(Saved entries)
________________
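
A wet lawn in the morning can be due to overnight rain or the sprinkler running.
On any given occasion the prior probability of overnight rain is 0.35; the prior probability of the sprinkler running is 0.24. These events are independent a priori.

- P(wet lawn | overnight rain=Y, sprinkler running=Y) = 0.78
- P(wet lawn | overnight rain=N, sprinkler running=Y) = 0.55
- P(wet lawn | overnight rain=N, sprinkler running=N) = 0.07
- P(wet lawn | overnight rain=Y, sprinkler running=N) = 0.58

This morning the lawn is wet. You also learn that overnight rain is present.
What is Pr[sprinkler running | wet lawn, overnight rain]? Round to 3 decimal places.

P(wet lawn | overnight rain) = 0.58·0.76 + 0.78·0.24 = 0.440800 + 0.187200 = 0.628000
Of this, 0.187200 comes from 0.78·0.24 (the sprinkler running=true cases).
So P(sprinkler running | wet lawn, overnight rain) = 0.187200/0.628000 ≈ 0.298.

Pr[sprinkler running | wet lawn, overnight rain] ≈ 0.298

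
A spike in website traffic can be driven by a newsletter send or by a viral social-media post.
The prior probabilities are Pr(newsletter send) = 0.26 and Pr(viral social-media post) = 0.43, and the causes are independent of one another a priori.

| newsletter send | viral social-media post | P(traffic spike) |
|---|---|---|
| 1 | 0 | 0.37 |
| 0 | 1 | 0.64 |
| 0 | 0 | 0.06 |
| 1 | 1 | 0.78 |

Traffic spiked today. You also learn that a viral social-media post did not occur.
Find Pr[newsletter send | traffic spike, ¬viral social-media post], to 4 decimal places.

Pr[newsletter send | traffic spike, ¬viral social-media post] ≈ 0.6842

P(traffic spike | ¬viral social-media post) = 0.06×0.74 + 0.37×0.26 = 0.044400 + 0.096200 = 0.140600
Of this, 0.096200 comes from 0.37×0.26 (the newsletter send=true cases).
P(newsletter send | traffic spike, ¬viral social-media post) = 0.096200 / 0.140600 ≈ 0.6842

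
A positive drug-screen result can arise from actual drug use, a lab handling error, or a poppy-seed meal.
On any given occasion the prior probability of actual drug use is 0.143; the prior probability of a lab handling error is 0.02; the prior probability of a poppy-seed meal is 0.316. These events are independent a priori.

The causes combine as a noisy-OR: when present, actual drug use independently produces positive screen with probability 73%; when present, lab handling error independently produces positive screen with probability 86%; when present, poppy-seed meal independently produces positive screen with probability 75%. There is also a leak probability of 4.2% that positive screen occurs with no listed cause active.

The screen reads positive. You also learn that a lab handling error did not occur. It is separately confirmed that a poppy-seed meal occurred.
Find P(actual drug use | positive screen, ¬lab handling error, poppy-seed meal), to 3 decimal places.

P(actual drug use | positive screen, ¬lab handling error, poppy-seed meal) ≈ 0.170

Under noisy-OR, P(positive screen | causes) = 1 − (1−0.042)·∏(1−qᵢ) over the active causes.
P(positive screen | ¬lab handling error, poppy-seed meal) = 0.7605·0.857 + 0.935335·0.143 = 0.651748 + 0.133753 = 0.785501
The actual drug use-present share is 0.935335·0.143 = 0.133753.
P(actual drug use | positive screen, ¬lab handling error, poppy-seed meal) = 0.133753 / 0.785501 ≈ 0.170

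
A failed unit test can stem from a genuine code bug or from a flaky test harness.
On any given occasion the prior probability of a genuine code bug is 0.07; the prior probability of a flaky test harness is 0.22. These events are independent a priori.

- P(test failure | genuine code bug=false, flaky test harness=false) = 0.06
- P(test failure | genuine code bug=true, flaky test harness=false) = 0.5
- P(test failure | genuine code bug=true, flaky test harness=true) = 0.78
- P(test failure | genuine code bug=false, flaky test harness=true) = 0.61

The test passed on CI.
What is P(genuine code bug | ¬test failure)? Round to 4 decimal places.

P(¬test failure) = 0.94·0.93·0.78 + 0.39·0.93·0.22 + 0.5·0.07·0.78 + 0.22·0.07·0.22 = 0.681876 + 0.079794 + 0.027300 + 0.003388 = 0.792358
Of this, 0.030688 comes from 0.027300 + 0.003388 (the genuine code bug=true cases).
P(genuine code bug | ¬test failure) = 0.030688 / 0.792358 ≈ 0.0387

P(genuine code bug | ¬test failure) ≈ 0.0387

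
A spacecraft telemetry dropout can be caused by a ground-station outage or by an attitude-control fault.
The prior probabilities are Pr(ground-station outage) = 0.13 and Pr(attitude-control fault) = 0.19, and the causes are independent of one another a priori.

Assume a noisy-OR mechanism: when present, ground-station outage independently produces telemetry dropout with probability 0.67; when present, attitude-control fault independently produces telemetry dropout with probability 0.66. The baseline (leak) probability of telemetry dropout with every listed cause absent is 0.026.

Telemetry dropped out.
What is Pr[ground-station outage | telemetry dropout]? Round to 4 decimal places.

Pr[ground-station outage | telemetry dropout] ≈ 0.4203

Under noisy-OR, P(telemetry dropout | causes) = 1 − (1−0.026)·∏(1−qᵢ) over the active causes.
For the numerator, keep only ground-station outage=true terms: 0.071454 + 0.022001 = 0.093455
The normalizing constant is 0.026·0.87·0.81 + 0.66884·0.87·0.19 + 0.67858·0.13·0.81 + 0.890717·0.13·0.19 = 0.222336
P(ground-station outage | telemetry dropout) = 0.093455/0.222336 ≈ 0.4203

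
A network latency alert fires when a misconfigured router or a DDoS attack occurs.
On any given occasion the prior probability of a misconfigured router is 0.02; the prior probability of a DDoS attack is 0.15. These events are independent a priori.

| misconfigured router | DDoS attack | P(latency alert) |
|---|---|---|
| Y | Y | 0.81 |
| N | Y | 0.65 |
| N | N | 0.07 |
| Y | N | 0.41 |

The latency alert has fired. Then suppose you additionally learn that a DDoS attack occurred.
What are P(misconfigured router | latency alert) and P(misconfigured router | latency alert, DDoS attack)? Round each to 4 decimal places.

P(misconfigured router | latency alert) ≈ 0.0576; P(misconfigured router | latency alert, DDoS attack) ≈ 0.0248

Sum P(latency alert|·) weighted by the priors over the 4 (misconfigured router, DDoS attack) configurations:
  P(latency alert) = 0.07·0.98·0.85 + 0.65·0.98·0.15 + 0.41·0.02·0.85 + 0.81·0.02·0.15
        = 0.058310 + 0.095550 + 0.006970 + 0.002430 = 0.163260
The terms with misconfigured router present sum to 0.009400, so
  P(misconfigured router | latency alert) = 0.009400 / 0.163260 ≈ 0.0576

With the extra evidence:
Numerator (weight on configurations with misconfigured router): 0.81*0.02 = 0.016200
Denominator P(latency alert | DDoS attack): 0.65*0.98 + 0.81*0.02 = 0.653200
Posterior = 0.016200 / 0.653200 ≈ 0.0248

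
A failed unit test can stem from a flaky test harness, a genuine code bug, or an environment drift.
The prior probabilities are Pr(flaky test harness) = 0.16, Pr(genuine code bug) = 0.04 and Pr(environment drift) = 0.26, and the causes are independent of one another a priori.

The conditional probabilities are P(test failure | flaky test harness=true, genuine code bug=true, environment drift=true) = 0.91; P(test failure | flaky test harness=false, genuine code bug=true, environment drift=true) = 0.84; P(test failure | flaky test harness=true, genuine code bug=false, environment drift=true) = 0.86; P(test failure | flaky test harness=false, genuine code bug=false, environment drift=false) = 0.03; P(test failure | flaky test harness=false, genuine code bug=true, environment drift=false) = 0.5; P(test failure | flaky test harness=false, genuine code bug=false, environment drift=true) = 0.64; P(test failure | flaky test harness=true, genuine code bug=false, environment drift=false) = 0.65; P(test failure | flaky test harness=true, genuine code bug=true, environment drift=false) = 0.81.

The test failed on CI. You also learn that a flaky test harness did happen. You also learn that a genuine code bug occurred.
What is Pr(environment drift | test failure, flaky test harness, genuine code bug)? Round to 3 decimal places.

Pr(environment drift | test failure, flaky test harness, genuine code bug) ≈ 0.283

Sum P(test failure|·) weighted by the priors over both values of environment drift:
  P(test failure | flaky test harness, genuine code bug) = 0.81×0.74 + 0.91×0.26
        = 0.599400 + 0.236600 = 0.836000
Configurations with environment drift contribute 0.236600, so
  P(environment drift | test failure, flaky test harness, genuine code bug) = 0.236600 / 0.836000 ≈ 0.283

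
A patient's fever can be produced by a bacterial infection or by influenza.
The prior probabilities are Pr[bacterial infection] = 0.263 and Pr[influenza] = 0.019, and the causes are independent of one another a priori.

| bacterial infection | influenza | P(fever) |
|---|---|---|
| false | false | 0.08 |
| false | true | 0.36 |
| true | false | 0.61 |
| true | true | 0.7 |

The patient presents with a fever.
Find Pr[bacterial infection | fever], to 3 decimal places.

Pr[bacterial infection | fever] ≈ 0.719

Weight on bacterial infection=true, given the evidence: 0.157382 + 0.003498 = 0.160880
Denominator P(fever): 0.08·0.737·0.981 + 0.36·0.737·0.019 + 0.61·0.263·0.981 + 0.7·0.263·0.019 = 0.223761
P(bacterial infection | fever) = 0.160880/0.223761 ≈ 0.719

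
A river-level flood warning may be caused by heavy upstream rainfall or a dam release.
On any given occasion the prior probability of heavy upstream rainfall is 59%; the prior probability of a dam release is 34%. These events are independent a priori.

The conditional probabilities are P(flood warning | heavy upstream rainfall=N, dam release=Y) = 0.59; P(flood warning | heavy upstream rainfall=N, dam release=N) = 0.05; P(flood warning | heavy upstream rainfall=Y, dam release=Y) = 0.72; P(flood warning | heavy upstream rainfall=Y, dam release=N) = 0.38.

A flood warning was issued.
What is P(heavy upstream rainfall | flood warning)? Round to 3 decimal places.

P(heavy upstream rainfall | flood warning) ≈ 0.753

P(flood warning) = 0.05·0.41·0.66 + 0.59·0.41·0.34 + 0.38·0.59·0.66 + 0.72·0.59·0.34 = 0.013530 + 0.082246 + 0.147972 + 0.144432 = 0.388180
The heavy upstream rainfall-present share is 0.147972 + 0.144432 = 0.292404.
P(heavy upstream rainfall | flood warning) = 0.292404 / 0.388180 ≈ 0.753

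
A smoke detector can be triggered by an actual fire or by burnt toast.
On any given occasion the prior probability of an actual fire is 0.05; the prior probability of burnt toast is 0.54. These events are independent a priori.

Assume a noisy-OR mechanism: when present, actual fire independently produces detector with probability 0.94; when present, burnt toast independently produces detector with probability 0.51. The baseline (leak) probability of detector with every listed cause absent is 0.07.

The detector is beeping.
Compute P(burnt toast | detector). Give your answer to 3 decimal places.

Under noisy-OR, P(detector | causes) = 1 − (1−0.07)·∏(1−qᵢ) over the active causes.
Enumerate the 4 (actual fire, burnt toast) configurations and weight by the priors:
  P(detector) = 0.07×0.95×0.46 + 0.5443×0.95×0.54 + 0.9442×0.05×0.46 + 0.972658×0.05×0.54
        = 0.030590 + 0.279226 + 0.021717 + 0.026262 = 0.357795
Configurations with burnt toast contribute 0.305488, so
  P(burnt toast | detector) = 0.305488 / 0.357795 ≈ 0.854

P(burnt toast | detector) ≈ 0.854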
________________
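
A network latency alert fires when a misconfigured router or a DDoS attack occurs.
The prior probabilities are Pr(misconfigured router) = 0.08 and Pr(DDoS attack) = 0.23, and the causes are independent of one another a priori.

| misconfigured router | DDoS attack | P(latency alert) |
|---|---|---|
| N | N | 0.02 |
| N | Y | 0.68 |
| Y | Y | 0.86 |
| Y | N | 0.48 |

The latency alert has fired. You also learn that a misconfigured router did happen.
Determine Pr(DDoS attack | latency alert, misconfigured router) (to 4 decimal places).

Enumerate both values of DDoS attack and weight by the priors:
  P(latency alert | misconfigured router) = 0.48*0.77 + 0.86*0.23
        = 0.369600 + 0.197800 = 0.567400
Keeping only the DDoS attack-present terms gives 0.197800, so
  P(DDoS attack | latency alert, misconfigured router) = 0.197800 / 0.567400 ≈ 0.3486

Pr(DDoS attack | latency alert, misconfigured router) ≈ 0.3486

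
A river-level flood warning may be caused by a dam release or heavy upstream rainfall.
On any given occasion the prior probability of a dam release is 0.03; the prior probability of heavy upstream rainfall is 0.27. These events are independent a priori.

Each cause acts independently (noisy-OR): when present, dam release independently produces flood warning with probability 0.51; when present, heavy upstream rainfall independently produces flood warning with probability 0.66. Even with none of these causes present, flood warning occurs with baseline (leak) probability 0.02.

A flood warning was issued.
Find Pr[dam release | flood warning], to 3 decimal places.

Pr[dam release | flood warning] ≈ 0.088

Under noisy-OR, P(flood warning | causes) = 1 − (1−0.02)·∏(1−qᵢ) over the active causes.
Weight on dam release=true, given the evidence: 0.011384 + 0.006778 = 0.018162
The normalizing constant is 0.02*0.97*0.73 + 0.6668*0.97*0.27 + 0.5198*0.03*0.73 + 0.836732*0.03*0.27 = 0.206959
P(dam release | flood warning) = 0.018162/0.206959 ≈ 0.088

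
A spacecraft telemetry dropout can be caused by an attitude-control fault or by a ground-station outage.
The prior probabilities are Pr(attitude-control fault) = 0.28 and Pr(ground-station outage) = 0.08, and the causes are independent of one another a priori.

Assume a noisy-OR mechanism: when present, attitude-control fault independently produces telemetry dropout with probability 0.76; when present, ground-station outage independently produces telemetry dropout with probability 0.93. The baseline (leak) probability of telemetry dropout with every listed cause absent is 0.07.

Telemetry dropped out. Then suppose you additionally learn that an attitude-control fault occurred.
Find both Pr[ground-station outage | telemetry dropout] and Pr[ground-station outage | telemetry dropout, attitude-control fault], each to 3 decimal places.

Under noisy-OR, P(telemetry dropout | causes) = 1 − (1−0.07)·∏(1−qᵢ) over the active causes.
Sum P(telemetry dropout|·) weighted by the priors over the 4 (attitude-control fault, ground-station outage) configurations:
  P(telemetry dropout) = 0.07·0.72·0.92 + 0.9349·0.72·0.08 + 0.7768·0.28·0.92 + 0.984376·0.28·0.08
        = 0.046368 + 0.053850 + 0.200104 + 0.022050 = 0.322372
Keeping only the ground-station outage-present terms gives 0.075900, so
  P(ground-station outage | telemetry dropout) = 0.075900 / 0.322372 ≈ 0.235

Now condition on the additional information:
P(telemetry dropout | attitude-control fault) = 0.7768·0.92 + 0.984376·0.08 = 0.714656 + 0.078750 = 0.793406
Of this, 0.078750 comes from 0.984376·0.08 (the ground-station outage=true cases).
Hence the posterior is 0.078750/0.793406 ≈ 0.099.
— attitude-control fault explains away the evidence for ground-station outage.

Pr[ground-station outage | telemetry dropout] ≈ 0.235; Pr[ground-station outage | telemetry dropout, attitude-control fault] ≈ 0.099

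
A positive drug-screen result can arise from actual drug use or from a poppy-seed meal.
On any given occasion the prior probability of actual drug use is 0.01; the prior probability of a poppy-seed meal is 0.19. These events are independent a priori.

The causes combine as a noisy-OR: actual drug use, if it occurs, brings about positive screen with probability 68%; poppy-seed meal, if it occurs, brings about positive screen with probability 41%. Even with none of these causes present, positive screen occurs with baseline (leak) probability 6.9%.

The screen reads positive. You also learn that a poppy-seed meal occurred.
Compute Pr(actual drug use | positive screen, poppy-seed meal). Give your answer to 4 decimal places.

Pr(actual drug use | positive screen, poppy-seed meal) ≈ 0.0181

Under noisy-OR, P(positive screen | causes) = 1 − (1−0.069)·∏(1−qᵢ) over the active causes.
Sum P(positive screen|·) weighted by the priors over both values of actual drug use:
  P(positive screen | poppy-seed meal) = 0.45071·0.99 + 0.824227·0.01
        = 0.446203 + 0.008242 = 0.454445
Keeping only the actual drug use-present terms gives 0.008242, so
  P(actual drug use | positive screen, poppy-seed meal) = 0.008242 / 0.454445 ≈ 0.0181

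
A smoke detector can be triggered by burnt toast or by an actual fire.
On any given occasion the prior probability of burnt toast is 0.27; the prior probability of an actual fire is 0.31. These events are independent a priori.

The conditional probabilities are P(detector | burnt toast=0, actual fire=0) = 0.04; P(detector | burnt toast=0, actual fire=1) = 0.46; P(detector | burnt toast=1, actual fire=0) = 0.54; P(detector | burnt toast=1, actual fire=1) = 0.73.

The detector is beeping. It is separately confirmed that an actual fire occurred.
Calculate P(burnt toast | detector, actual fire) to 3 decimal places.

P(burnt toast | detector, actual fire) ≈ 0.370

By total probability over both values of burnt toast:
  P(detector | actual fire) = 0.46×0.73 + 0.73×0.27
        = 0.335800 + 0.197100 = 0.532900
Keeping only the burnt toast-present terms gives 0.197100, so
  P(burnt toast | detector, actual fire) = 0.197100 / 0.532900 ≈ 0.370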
________________
▶ _Exercise instructions_
How many of the lines above include the word "false"? Only the number should be given.

▶ _Answer area_
7